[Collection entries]
____
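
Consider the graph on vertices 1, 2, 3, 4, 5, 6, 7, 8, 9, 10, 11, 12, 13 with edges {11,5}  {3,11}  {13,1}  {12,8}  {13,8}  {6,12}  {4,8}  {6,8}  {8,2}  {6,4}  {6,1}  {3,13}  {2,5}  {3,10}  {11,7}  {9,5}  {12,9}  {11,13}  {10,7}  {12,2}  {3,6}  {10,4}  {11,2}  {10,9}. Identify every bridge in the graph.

none

The edges on the cycle 3-10-7-11-3 are not bridges since each lies on that cycle.
Every edge lies on some cycle, so there are no bridges.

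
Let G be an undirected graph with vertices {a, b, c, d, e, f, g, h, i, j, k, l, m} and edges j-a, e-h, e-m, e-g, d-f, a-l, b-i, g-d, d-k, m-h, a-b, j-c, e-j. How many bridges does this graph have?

The edges on the cycle e-m-h-e are not bridges since each lies on that cycle.
But removing k-d disconnects k from d; removing g-e disconnects g from e; removing d-f disconnects d from f; removing a-b disconnects a from b — these are bridges.
In total 10 edges are bridges.

10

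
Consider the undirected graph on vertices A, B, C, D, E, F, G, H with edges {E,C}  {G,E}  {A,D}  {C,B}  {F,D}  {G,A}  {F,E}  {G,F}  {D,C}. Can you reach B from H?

The component containing H is {H}, and B is not in it.

No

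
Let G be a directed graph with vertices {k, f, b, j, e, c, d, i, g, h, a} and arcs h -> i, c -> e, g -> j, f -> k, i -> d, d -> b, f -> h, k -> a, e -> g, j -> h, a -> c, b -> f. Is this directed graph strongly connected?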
____
__What the exercise asks__
Write down all the entries again without a single difference.

__Solution below__
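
Consider the graph on vertices 1, 2, 3, 4, 5, 6, 7, 8, 9, 10, 11, 12, 13 with edges {11,5}  {3,11}  {13,1}  {12,8}  {13,8}  {6,12}  {4,8}  {6,8}  {8,2}  {6,4}  {6,1}  {3,13}  {2,5}  {3,10}  {11,7}  {9,5}  {12,9}  {11,13}  {10,7}  {12,2}  {3,6}  {10,4}  {11,2}  {10,9}. Identify every bridge in the graph.

none

The edges on the cycle 3-10-7-11-3 are not bridges since each lies on that cycle.
Every edge lies on some cycle, so there are no bridges.

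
Let G be an undirected graph with vertices {a, b, c, d, e, f, g, h, i, j, k, l, m} and edges j-a, e-h, e-m, e-g, d-f, a-l, b-i, g-d, d-k, m-h, a-b, j-c, e-j. How many bridges does this graph have?

The edges on the cycle e-m-h-e are not bridges since each lies on that cycle.
But removing k-d disconnects k from d; removing g-e disconnects g from e; removing d-f disconnects d from f; removing a-b disconnects a from b — these are bridges.
In total 10 edges are bridges.

10

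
Consider the undirected graph on vertices A, B, C, D, E, F, G, H with edges {E,C}  {G,E}  {A,D}  {C,B}  {F,D}  {G,A}  {F,E}  {G,F}  {D,C}. Can you reach B from H?

The component containing H is {H}, and B is not in it.

No

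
Let G be a directed graph with vertices {k, f, b, j, e, c, d, i, g, h, a} and arcs h -> i, c -> e, g -> j, f -> k, i -> d, d -> b, f -> h, k -> a, e -> g, j -> h, a -> c, b -> f. Is this directed graph strongly connected?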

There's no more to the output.